Directions.
Find how many lines in the entries below carry the word "moves" and answer with only that figure.

Source data.
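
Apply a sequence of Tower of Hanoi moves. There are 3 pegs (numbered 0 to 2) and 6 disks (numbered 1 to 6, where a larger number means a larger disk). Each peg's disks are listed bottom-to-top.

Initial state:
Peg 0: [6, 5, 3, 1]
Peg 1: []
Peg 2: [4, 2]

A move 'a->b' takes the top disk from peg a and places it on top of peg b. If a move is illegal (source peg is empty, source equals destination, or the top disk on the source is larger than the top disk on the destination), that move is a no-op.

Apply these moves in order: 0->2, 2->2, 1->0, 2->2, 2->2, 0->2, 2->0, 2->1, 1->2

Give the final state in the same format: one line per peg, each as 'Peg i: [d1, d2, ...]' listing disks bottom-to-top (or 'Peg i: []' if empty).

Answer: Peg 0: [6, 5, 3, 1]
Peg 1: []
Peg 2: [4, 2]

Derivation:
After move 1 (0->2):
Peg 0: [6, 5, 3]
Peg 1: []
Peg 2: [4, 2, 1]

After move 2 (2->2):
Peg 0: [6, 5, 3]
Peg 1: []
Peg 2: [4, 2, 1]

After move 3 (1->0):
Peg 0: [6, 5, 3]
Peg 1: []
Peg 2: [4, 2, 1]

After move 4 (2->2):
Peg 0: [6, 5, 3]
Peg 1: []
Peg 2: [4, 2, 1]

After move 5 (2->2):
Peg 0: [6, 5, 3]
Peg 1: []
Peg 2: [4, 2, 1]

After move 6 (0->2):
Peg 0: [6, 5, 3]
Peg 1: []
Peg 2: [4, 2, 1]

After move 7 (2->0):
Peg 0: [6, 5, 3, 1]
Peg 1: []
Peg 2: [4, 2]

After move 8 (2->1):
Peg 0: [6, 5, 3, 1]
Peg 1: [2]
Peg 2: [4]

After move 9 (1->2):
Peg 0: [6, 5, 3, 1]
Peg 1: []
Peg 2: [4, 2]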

Exercise solution.
2